[TO DO] Nothing in the entries may be altered; copy them in full.

[DATASET CONTENT]
::::::::

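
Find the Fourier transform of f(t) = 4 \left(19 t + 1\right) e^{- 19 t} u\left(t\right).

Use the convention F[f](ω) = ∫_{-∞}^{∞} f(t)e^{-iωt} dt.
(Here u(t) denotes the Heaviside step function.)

F(ω) = \frac{4 \left(- i \omega - 38\right)}{\omega^{2} - 38 i \omega - 361}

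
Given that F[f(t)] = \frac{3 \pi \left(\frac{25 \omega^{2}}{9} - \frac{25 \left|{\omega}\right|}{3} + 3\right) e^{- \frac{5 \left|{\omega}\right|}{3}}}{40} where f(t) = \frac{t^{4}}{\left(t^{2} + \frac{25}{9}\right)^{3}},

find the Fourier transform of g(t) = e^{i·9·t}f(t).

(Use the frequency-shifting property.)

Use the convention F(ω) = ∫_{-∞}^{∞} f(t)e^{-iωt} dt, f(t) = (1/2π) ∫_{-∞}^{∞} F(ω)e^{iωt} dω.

F[g](ω) = \frac{\pi \left(25 \left(\omega - 9\right)^{2} - 75 \left|{\omega - 9}\right| + 27\right) e^{- \frac{5 \left|{\omega - 9}\right|}{3}}}{120}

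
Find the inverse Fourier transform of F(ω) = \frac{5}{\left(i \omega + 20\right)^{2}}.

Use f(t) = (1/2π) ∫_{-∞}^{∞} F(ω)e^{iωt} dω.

f(t) = 5 t e^{- 20 t} u\left(t\right)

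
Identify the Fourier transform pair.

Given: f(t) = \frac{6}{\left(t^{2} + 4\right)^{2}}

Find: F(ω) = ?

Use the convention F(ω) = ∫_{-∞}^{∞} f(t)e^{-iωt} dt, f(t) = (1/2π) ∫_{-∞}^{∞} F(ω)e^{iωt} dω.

F(ω) = \frac{3 \pi \left(2 \left|{\omega}\right| + 1\right) e^{- 2 \left|{\omega}\right|}}{8}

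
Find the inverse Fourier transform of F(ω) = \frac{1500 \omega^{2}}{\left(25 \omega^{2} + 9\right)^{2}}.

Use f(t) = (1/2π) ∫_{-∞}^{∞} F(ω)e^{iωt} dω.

f(t) = \left(1 - \frac{3 \left|{t}\right|}{5}\right) e^{- \frac{3 \left|{t}\right|}{5}}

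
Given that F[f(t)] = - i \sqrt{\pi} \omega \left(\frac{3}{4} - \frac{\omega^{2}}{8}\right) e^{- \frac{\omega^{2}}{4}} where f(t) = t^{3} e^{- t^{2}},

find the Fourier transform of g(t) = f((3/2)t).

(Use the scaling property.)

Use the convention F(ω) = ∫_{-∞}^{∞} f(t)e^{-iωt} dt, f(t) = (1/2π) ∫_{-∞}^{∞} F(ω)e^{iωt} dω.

F[g](ω) = \frac{i \sqrt{\pi} \omega \left(2 \omega^{2} - 27\right) e^{- \frac{\omega^{2}}{9}}}{81}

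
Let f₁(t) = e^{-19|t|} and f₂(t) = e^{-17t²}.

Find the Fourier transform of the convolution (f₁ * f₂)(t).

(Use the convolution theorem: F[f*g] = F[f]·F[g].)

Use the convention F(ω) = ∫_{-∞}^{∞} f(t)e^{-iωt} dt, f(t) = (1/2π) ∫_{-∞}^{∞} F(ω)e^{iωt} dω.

F[f₁*f₂](ω) = \frac{38 \sqrt{17} \sqrt{\pi} e^{- \frac{\omega^{2}}{68}}}{17 \left(\omega^{2} + 361\right)}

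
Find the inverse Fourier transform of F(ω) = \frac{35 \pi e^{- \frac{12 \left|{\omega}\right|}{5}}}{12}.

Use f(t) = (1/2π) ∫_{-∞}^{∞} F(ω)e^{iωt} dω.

f(t) = \frac{7}{t^{2} + \frac{144}{25}}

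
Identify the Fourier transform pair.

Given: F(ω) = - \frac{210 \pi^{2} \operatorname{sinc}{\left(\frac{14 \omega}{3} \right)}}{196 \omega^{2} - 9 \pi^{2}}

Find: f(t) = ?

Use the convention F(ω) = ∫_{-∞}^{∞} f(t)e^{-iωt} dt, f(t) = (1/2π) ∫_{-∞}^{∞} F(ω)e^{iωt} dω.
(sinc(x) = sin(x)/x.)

f(t) = 5 \left(\begin{cases} \cos^{2}{\left(\frac{3 \pi t}{28} \right)} & \text{for}\: \left|{t}\right| < \frac{14}{3} \\0 & \text{otherwise} \end{cases}\right)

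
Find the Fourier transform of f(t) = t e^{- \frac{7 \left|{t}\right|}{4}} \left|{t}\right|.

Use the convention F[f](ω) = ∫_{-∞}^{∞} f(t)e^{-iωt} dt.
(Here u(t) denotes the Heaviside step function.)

F(ω) = \frac{1024 i \omega \left(16 \omega^{2} - 147\right)}{\left(16 \omega^{2} + 49\right)^{3}}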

::::::::

[EXERCISE SOLUTION]
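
Find the Fourier transform of f(t) = 4 \left(19 t + 1\right) e^{- 19 t} u\left(t\right).

Use the convention F[f](ω) = ∫_{-∞}^{∞} f(t)e^{-iωt} dt.
(Here u(t) denotes the Heaviside step function.)

F(ω) = \frac{4 \left(- i \omega - 38\right)}{\omega^{2} - 38 i \omega - 361}

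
Given that F[f(t)] = \frac{3 \pi \left(\frac{25 \omega^{2}}{9} - \frac{25 \left|{\omega}\right|}{3} + 3\right) e^{- \frac{5 \left|{\omega}\right|}{3}}}{40} where f(t) = \frac{t^{4}}{\left(t^{2} + \frac{25}{9}\right)^{3}},

find the Fourier transform of g(t) = e^{i·9·t}f(t).

(Use the frequency-shifting property.)

Use the convention F(ω) = ∫_{-∞}^{∞} f(t)e^{-iωt} dt, f(t) = (1/2π) ∫_{-∞}^{∞} F(ω)e^{iωt} dω.

F[g](ω) = \frac{\pi \left(25 \left(\omega - 9\right)^{2} - 75 \left|{\omega - 9}\right| + 27\right) e^{- \frac{5 \left|{\omega - 9}\right|}{3}}}{120}

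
Find the inverse Fourier transform of F(ω) = \frac{5}{\left(i \omega + 20\right)^{2}}.

Use f(t) = (1/2π) ∫_{-∞}^{∞} F(ω)e^{iωt} dω.

f(t) = 5 t e^{- 20 t} u\left(t\right)

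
Identify the Fourier transform pair.

Given: f(t) = \frac{6}{\left(t^{2} + 4\right)^{2}}

Find: F(ω) = ?

Use the convention F(ω) = ∫_{-∞}^{∞} f(t)e^{-iωt} dt, f(t) = (1/2π) ∫_{-∞}^{∞} F(ω)e^{iωt} dω.

F(ω) = \frac{3 \pi \left(2 \left|{\omega}\right| + 1\right) e^{- 2 \left|{\omega}\right|}}{8}

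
Find the inverse Fourier transform of F(ω) = \frac{1500 \omega^{2}}{\left(25 \omega^{2} + 9\right)^{2}}.

Use f(t) = (1/2π) ∫_{-∞}^{∞} F(ω)e^{iωt} dω.

f(t) = \left(1 - \frac{3 \left|{t}\right|}{5}\right) e^{- \frac{3 \left|{t}\right|}{5}}

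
Given that F[f(t)] = - i \sqrt{\pi} \omega \left(\frac{3}{4} - \frac{\omega^{2}}{8}\right) e^{- \frac{\omega^{2}}{4}} where f(t) = t^{3} e^{- t^{2}},

find the Fourier transform of g(t) = f((3/2)t).

(Use the scaling property.)

Use the convention F(ω) = ∫_{-∞}^{∞} f(t)e^{-iωt} dt, f(t) = (1/2π) ∫_{-∞}^{∞} F(ω)e^{iωt} dω.

F[g](ω) = \frac{i \sqrt{\pi} \omega \left(2 \omega^{2} - 27\right) e^{- \frac{\omega^{2}}{9}}}{81}

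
Let f₁(t) = e^{-19|t|} and f₂(t) = e^{-17t²}.

Find the Fourier transform of the convolution (f₁ * f₂)(t).

(Use the convolution theorem: F[f*g] = F[f]·F[g].)

Use the convention F(ω) = ∫_{-∞}^{∞} f(t)e^{-iωt} dt, f(t) = (1/2π) ∫_{-∞}^{∞} F(ω)e^{iωt} dω.

F[f₁*f₂](ω) = \frac{38 \sqrt{17} \sqrt{\pi} e^{- \frac{\omega^{2}}{68}}}{17 \left(\omega^{2} + 361\right)}

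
Find the inverse Fourier transform of F(ω) = \frac{35 \pi e^{- \frac{12 \left|{\omega}\right|}{5}}}{12}.

Use f(t) = (1/2π) ∫_{-∞}^{∞} F(ω)e^{iωt} dω.

f(t) = \frac{7}{t^{2} + \frac{144}{25}}

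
Identify the Fourier transform pair.

Given: F(ω) = - \frac{210 \pi^{2} \operatorname{sinc}{\left(\frac{14 \omega}{3} \right)}}{196 \omega^{2} - 9 \pi^{2}}

Find: f(t) = ?

Use the convention F(ω) = ∫_{-∞}^{∞} f(t)e^{-iωt} dt, f(t) = (1/2π) ∫_{-∞}^{∞} F(ω)e^{iωt} dω.
(sinc(x) = sin(x)/x.)

f(t) = 5 \left(\begin{cases} \cos^{2}{\left(\frac{3 \pi t}{28} \right)} & \text{for}\: \left|{t}\right| < \frac{14}{3} \\0 & \text{otherwise} \end{cases}\right)

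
Find the Fourier transform of f(t) = t e^{- \frac{7 \left|{t}\right|}{4}} \left|{t}\right|.

Use the convention F[f](ω) = ∫_{-∞}^{∞} f(t)e^{-iωt} dt.
(Here u(t) denotes the Heaviside step function.)

F(ω) = \frac{1024 i \omega \left(16 \omega^{2} - 147\right)}{\left(16 \omega^{2} + 49\right)^{3}}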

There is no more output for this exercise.